Copy out all of the data below with no alterations.

→ **Data extract**
»»

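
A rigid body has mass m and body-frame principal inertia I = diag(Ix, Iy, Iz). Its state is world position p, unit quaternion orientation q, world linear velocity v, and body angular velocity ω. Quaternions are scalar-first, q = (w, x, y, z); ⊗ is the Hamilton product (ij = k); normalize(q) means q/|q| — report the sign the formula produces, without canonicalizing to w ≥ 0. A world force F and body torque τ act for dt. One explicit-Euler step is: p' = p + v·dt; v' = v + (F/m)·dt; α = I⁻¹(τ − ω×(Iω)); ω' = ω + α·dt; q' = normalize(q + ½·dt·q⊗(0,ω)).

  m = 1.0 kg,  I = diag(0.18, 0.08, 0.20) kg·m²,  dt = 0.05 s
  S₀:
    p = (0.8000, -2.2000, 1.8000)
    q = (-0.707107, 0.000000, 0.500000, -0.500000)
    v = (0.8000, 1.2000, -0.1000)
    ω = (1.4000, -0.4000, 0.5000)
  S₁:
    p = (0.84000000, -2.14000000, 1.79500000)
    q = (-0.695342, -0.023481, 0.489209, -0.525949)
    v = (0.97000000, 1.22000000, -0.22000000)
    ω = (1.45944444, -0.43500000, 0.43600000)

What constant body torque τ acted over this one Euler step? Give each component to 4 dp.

rate change Δω = (0.05944444, -0.03500000, -0.06400000)
precession coupling = (-0.0240, -0.0140, 0.0560)
I·α + gyro = (0.1900, -0.0700, -0.2000)

τ = (0.1900, -0.0700, -0.2000)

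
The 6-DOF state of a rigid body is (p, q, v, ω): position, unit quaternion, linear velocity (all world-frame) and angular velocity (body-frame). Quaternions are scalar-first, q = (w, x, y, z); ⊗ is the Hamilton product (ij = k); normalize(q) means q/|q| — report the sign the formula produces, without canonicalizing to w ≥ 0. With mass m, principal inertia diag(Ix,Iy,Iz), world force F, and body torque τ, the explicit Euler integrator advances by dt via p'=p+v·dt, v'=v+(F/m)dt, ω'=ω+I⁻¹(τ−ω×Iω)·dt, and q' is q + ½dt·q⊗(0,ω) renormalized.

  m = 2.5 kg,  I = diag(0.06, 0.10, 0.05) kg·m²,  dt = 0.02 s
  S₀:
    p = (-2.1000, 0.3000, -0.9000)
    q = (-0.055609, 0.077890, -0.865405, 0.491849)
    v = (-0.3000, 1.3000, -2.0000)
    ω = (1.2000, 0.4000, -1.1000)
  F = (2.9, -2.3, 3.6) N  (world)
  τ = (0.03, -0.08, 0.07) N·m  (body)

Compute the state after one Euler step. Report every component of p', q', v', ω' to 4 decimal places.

p + v·dt = (-2.1060, 0.3260, -0.9400)
v + (F/m)dt = (-0.2768, 1.2816, -1.9712)
(τ − ω×Iω)/I = (0.1333, -0.6680, 1.0160)
new body rate ω' = (1.2027, 0.3866, -1.0797)
2q̇ = q⊗(0,ω) = (0.7937279, 0.6884751, 0.6536542, 1.1308119)
q + ½dt·q⊗(0,ω), renormalized = (-0.0477, 0.0848, -0.8587, 0.5031)

p' = (-2.1060, 0.3260, -0.9400)
q' = (-0.0477, 0.0848, -0.8587, 0.5031)
v' = (-0.2768, 1.2816, -1.9712)
ω' = (1.2027, 0.3866, -1.0797)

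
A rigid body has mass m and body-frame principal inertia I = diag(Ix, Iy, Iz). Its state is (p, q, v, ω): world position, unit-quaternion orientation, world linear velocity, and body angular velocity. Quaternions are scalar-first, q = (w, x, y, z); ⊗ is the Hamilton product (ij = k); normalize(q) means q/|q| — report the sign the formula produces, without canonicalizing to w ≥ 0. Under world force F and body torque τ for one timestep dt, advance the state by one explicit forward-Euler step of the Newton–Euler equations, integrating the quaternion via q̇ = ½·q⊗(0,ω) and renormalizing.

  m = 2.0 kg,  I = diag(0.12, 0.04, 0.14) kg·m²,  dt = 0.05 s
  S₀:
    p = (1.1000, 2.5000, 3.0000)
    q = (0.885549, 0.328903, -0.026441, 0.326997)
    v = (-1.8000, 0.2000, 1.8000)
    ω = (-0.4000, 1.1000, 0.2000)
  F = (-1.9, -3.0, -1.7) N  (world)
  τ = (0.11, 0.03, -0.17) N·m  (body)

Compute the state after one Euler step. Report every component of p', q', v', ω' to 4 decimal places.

p' = (1.0100, 2.5100, 3.0900)
q' = (0.8875, 0.3108, -0.0070, 0.3401)
v' = (-1.8475, 0.1250, 1.7575)
ω' = (-0.3633, 1.1355, 0.1267)

gyro term ω×Iω = (0.0220, 0.0016, 0.0352)
α = I⁻¹(τ − ω×Iω) = (0.7333, 0.7100, -1.4657)
ω' = ω + α·dt = (-0.3633, 1.1355, 0.1267)
2q̇ = q⊗(0,ω) = (0.0952469, -0.7192045, 0.7775245, 0.5283267)
q + ½dt·q⊗(0,ω), renormalized = (0.8875, 0.3108, -0.0070, 0.3401)
a = F/m = (-0.9500, -1.5000, -0.8500)
p' = p + v·dt = (1.0100, 2.5100, 3.0900)
v + (F/m)dt = (-1.8475, 0.1250, 1.7575)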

««

→ **Solution for this problem**
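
A rigid body has mass m and body-frame principal inertia I = diag(Ix, Iy, Iz). Its state is world position p, unit quaternion orientation q, world linear velocity v, and body angular velocity ω. Quaternions are scalar-first, q = (w, x, y, z); ⊗ is the Hamilton product (ij = k); normalize(q) means q/|q| — report the sign the formula produces, without canonicalizing to w ≥ 0. A world force F and body torque τ act for dt. One explicit-Euler step is: p' = p + v·dt; v' = v + (F/m)·dt; α = I⁻¹(τ − ω×(Iω)); ω' = ω + α·dt; q' = normalize(q + ½·dt·q⊗(0,ω)).

  m = 1.0 kg,  I = diag(0.18, 0.08, 0.20) kg·m²,  dt = 0.05 s
  S₀:
    p = (0.8000, -2.2000, 1.8000)
    q = (-0.707107, 0.000000, 0.500000, -0.500000)
    v = (0.8000, 1.2000, -0.1000)
    ω = (1.4000, -0.4000, 0.5000)
  S₁:
    p = (0.84000000, -2.14000000, 1.79500000)
    q = (-0.695342, -0.023481, 0.489209, -0.525949)
    v = (0.97000000, 1.22000000, -0.22000000)
    ω = (1.45944444, -0.43500000, 0.43600000)

What constant body torque τ acted over this one Euler step? Give each component to 4 dp.

rate change Δω = (0.05944444, -0.03500000, -0.06400000)
precession coupling = (-0.0240, -0.0140, 0.0560)
I·α + gyro = (0.1900, -0.0700, -0.2000)

τ = (0.1900, -0.0700, -0.2000)

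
The 6-DOF state of a rigid body is (p, q, v, ω): position, unit quaternion, linear velocity (all world-frame) and angular velocity (body-frame). Quaternions are scalar-first, q = (w, x, y, z); ⊗ is the Hamilton product (ij = k); normalize(q) means q/|q| — report the sign the formula produces, without canonicalizing to w ≥ 0. With mass m, principal inertia diag(Ix,Iy,Iz), world force F, and body torque τ, the explicit Euler integrator advances by dt via p'=p+v·dt, v'=v+(F/m)dt, ω'=ω+I⁻¹(τ−ω×Iω)·dt, and q' is q + ½dt·q⊗(0,ω) renormalized.

  m = 2.5 kg,  I = diag(0.06, 0.10, 0.05) kg·m²,  dt = 0.02 s
  S₀:
    p = (-2.1000, 0.3000, -0.9000)
    q = (-0.055609, 0.077890, -0.865405, 0.491849)
    v = (-0.3000, 1.3000, -2.0000)
    ω = (1.2000, 0.4000, -1.1000)
  F = (2.9, -2.3, 3.6) N  (world)
  τ = (0.03, -0.08, 0.07) N·m  (body)

Compute the state after one Euler step. Report every component of p', q', v', ω' to 4 decimal places.

p + v·dt = (-2.1060, 0.3260, -0.9400)
v + (F/m)dt = (-0.2768, 1.2816, -1.9712)
(τ − ω×Iω)/I = (0.1333, -0.6680, 1.0160)
new body rate ω' = (1.2027, 0.3866, -1.0797)
2q̇ = q⊗(0,ω) = (0.7937279, 0.6884751, 0.6536542, 1.1308119)
q + ½dt·q⊗(0,ω), renormalized = (-0.0477, 0.0848, -0.8587, 0.5031)

p' = (-2.1060, 0.3260, -0.9400)
q' = (-0.0477, 0.0848, -0.8587, 0.5031)
v' = (-0.2768, 1.2816, -1.9712)
ω' = (1.2027, 0.3866, -1.0797)

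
A rigid body has mass m and body-frame principal inertia I = diag(Ix, Iy, Iz). Its state is (p, q, v, ω): world position, unit-quaternion orientation, world linear velocity, and body angular velocity. Quaternions are scalar-first, q = (w, x, y, z); ⊗ is the Hamilton product (ij = k); normalize(q) means q/|q| — report the sign the formula produces, without canonicalizing to w ≥ 0. Under world force F and body torque τ for one timestep dt, advance the state by one explicit forward-Euler step of the Newton–Euler equations, integrating the quaternion via q̇ = ½·q⊗(0,ω) and renormalizing.

  m = 2.0 kg,  I = diag(0.12, 0.04, 0.14) kg·m²,  dt = 0.05 s
  S₀:
    p = (1.1000, 2.5000, 3.0000)
    q = (0.885549, 0.328903, -0.026441, 0.326997)
    v = (-1.8000, 0.2000, 1.8000)
    ω = (-0.4000, 1.1000, 0.2000)
  F = (-1.9, -3.0, -1.7) N  (world)
  τ = (0.11, 0.03, -0.17) N·m  (body)

Compute the state after one Euler step. Report every component of p', q', v', ω' to 4 decimal places.

p' = (1.0100, 2.5100, 3.0900)
q' = (0.8875, 0.3108, -0.0070, 0.3401)
v' = (-1.8475, 0.1250, 1.7575)
ω' = (-0.3633, 1.1355, 0.1267)

gyro term ω×Iω = (0.0220, 0.0016, 0.0352)
α = I⁻¹(τ − ω×Iω) = (0.7333, 0.7100, -1.4657)
ω' = ω + α·dt = (-0.3633, 1.1355, 0.1267)
2q̇ = q⊗(0,ω) = (0.0952469, -0.7192045, 0.7775245, 0.5283267)
q + ½dt·q⊗(0,ω), renormalized = (0.8875, 0.3108, -0.0070, 0.3401)
a = F/m = (-0.9500, -1.5000, -0.8500)
p' = p + v·dt = (1.0100, 2.5100, 3.0900)
v + (F/m)dt = (-1.8475, 0.1250, 1.7575)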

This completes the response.